### Recorded data

BEGIN

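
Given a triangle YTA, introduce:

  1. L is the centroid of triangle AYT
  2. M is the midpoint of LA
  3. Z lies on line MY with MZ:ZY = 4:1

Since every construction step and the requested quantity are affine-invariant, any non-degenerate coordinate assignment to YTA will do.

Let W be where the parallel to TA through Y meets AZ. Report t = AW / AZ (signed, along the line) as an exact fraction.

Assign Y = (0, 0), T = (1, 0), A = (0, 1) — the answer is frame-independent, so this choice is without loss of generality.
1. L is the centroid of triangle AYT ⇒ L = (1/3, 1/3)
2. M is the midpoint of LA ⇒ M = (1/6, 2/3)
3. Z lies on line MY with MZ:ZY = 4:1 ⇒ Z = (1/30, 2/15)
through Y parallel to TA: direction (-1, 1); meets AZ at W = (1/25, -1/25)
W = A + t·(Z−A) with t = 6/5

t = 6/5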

END
BEGIN

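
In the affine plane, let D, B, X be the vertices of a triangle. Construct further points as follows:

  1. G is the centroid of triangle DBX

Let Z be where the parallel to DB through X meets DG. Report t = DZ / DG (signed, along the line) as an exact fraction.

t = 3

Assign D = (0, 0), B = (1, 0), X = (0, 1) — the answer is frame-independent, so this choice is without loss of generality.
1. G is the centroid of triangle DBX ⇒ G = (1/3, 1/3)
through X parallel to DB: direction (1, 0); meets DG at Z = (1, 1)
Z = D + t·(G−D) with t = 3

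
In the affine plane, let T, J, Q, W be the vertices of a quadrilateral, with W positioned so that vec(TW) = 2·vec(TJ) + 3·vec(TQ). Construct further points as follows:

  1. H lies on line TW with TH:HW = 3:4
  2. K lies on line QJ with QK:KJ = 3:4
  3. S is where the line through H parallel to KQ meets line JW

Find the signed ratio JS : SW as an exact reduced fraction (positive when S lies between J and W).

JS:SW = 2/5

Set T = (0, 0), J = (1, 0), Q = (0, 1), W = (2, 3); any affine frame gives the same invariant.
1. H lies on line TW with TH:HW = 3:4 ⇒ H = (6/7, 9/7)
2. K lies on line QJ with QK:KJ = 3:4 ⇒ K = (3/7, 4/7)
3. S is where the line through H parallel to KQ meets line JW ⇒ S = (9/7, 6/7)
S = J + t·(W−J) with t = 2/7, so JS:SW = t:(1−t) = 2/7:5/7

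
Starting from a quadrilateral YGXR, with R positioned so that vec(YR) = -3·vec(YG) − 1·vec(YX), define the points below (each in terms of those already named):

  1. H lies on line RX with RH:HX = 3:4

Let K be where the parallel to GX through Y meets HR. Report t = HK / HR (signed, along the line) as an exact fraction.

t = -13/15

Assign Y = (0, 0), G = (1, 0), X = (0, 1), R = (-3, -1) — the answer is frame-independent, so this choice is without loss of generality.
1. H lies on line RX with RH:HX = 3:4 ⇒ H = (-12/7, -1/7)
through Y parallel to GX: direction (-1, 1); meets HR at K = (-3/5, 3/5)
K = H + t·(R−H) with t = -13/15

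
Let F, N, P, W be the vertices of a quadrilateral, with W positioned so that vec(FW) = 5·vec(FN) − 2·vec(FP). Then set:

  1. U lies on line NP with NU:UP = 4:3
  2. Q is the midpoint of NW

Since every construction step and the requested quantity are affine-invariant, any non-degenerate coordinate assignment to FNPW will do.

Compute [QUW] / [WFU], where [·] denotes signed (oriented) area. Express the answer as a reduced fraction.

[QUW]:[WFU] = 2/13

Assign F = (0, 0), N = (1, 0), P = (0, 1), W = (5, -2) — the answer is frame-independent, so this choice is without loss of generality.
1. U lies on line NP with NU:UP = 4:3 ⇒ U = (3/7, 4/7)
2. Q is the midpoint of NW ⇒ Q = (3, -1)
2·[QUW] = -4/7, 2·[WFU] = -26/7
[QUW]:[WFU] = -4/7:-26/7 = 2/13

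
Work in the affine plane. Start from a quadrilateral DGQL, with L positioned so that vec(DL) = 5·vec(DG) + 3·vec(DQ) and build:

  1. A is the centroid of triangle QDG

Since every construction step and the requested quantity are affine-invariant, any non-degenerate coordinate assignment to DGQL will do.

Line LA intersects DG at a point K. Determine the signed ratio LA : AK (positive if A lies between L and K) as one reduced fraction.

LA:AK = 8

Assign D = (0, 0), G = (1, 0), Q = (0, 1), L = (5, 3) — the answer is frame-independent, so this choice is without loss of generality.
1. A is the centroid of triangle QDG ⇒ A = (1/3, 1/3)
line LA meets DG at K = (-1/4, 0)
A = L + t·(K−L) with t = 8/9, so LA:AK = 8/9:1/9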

END

### Exercise objective
Collect every line with the string "Since" from the records, and copy each.

### Task result
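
Since every construction step and the requested quantity are affine-invariant, any non-degenerate coordinate assignment to YTA will do.
Since every construction step and the requested quantity are affine-invariant, any non-degenerate coordinate assignment to FNPW will do.
Since every construction step and the requested quantity are affine-invariant, any non-degenerate coordinate assignment to DGQL will do.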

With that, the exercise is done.